** Opening EXERCISE INPUTS block **
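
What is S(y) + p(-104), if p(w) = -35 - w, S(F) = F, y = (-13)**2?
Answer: 238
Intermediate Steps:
y = 169
S(y) + p(-104) = 169 + (-35 - 1*(-104)) = 169 + (-35 + 104) = 169 + 69 = 238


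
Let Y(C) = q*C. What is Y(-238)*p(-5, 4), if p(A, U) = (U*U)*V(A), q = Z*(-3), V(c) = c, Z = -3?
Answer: 171360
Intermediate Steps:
q = 9 (q = -3*(-3) = 9)
p(A, U) = A*U**2 (p(A, U) = (U*U)*A = U**2*A = A*U**2)
Y(C) = 9*C
Y(-238)*p(-5, 4) = (9*(-238))*(-5*4**2) = -(-10710)*16 = -2142*(-80) = 171360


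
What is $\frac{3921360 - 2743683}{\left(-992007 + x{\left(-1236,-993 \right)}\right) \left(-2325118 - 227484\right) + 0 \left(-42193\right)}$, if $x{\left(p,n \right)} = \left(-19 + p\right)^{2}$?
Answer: $- \frac{1177677}{1488212912836} \approx -7.9134 \cdot 10^{-7}$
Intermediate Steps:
$\frac{3921360 - 2743683}{\left(-992007 + x{\left(-1236,-993 \right)}\right) \left(-2325118 - 227484\right) + 0 \left(-42193\right)} = \frac{3921360 - 2743683}{\left(-992007 + \left(-19 - 1236\right)^{2}\right) \left(-2325118 - 227484\right) + 0 \left(-42193\right)} = \frac{3921360 - 2743683}{\left(-992007 + \left(-1255\right)^{2}\right) \left(-2552602\right) + 0} = \frac{1177677}{\left(-992007 + 1575025\right) \left(-2552602\right) + 0} = \frac{1177677}{583018 \left(-2552602\right) + 0} = \frac{1177677}{-1488212912836 + 0} = \frac{1177677}{-1488212912836} = 1177677 \left(- \frac{1}{1488212912836}\right) = - \frac{1177677}{1488212912836}$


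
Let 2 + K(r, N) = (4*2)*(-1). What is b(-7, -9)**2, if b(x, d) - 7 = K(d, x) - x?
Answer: 16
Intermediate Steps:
K(r, N) = -10 (K(r, N) = -2 + (4*2)*(-1) = -2 + 8*(-1) = -2 - 8 = -10)
b(x, d) = -3 - x (b(x, d) = 7 + (-10 - x) = -3 - x)
b(-7, -9)**2 = (-3 - 1*(-7))**2 = (-3 + 7)**2 = 4**2 = 16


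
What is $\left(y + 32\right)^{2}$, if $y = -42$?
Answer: $100$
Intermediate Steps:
$\left(y + 32\right)^{2} = \left(-42 + 32\right)^{2} = \left(-10\right)^{2} = 100$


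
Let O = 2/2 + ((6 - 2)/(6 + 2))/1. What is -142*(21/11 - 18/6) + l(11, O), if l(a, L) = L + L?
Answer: 1737/11 ≈ 157.91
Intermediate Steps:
O = 3/2 (O = 2*(½) + (4/8)*1 = 1 + (4*(⅛))*1 = 1 + (½)*1 = 1 + ½ = 3/2 ≈ 1.5000)
l(a, L) = 2*L
-142*(21/11 - 18/6) + l(11, O) = -142*(21/11 - 18/6) + 2*(3/2) = -142*(21*(1/11) - 18*⅙) + 3 = -142*(21/11 - 3) + 3 = -142*(-12/11) + 3 = 1704/11 + 3 = 1737/11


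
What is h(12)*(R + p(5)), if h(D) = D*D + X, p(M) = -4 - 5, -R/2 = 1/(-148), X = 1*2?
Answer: -48545/37 ≈ -1312.0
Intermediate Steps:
X = 2
R = 1/74 (R = -2/(-148) = -2*(-1/148) = 1/74 ≈ 0.013514)
p(M) = -9
h(D) = 2 + D**2 (h(D) = D*D + 2 = D**2 + 2 = 2 + D**2)
h(12)*(R + p(5)) = (2 + 12**2)*(1/74 - 9) = (2 + 144)*(-665/74) = 146*(-665/74) = -48545/37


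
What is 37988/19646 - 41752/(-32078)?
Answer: 509709714/157551097 ≈ 3.2352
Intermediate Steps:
37988/19646 - 41752/(-32078) = 37988*(1/19646) - 41752*(-1/32078) = 18994/9823 + 20876/16039 = 509709714/157551097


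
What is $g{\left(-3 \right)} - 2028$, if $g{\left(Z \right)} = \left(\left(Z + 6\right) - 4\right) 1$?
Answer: $-2029$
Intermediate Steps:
$g{\left(Z \right)} = 2 + Z$ ($g{\left(Z \right)} = \left(\left(6 + Z\right) - 4\right) 1 = \left(2 + Z\right) 1 = 2 + Z$)
$g{\left(-3 \right)} - 2028 = \left(2 - 3\right) - 2028 = -1 - 2028 = -2029$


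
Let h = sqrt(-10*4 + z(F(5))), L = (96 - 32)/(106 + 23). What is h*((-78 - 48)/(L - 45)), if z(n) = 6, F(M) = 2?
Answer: 16254*I*sqrt(34)/5741 ≈ 16.509*I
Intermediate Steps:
L = 64/129 ≈ 0.49612
h = I*sqrt(34) (h = sqrt(-10*4 + 6) = sqrt(-40 + 6) = sqrt(-34) = I*sqrt(34) ≈ 5.8309*I)
h*((-78 - 48)/(L - 45)) = (I*sqrt(34))*((-78 - 48)/(64/129 - 45)) = (I*sqrt(34))*(-126/(-5741/129)) = (I*sqrt(34))*(-126*(-129/5741)) = (I*sqrt(34))*(16254/5741) = 16254*I*sqrt(34)/5741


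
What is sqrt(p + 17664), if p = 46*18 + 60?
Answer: 2*sqrt(4638) ≈ 136.21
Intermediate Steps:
p = 888 (p = 828 + 60 = 888)
sqrt(p + 17664) = sqrt(888 + 17664) = sqrt(18552) = 2*sqrt(4638)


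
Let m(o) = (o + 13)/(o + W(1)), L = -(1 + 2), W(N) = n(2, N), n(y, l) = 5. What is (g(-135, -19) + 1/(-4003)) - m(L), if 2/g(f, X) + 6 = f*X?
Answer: -51212938/10243677 ≈ -4.9995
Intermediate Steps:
g(f, X) = 2/(-6 + X*f) (g(f, X) = 2/(-6 + f*X) = 2/(-6 + X*f))
W(N) = 5
L = -3 (L = -1*3 = -3)
m(o) = (13 + o)/(5 + o) (m(o) = (o + 13)/(o + 5) = (13 + o)/(5 + o))
(g(-135, -19) + 1/(-4003)) - m(L) = (2/(-6 - 19*(-135)) + 1/(-4003)) - (13 - 3)/(5 - 3) = (2/(-6 + 2565) - 1/4003) - 10/2 = (2/2559 - 1/4003) - 10/2 = (2*(1/2559) - 1/4003) - 1*5 = (2/2559 - 1/4003) - 5 = 5447/10243677 - 5 = -51212938/10243677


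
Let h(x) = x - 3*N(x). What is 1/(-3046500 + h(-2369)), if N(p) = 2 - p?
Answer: -1/3055982 ≈ -3.2723e-7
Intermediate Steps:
h(x) = -6 + 4*x (h(x) = x - 3*(2 - x) = x + (-6 + 3*x) = -6 + 4*x)
1/(-3046500 + h(-2369)) = 1/(-3046500 + (-6 + 4*(-2369))) = 1/(-3046500 + (-6 - 9476)) = 1/(-3046500 - 9482) = 1/(-3055982) = -1/3055982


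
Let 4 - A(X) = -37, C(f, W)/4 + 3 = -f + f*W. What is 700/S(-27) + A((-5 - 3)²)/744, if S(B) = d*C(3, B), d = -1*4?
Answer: 4013/7192 ≈ 0.55798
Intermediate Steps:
d = -4
C(f, W) = -12 - 4*f + 4*W*f (C(f, W) = -12 + 4*(-f + f*W) = -12 + 4*(-f + W*f) = -12 + (-4*f + 4*W*f) = -12 - 4*f + 4*W*f)
A(X) = 41 (A(X) = 4 - 1*(-37) = 4 + 37 = 41)
S(B) = 96 - 48*B (S(B) = -4*(-12 - 4*3 + 4*B*3) = -4*(-12 - 12 + 12*B) = -4*(-24 + 12*B) = 96 - 48*B)
700/S(-27) + A((-5 - 3)²)/744 = 700/(96 - 48*(-27)) + 41/744 = 700/(96 + 1296) + 41*(1/744) = 700/1392 + 41/744 = 700*(1/1392) + 41/744 = 175/348 + 41/744 = 4013/7192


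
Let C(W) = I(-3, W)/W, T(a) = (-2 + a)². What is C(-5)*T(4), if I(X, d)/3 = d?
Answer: 12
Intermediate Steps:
I(X, d) = 3*d
C(W) = 3 (C(W) = (3*W)/W = 3)
C(-5)*T(4) = 3*(-2 + 4)² = 3*2² = 3*4 = 12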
** Closing EXERCISE INPUTS block **
ABOUT THIS TASK: Print the line that contains "Answer: 4013/7192 ≈ 0.55798", then every later line of the entries above up to and including the last, all exactly as written.

REPLY:
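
Answer: 4013/7192 ≈ 0.55798
Intermediate Steps:
d = -4
C(f, W) = -12 - 4*f + 4*W*f (C(f, W) = -12 + 4*(-f + f*W) = -12 + 4*(-f + W*f) = -12 + (-4*f + 4*W*f) = -12 - 4*f + 4*W*f)
A(X) = 41 (A(X) = 4 - 1*(-37) = 4 + 37 = 41)
S(B) = 96 - 48*B (S(B) = -4*(-12 - 4*3 + 4*B*3) = -4*(-12 - 12 + 12*B) = -4*(-24 + 12*B) = 96 - 48*B)
700/S(-27) + A((-5 - 3)²)/744 = 700/(96 - 48*(-27)) + 41/744 = 700/(96 + 1296) + 41*(1/744) = 700/1392 + 41/744 = 700*(1/1392) + 41/744 = 175/348 + 41/744 = 4013/7192


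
Let C(W) = I(-3, W)/W, T(a) = (-2 + a)². What is C(-5)*T(4), if I(X, d)/3 = d?
Answer: 12
Intermediate Steps:
I(X, d) = 3*d
C(W) = 3 (C(W) = (3*W)/W = 3)
C(-5)*T(4) = 3*(-2 + 4)² = 3*2² = 3*4 = 12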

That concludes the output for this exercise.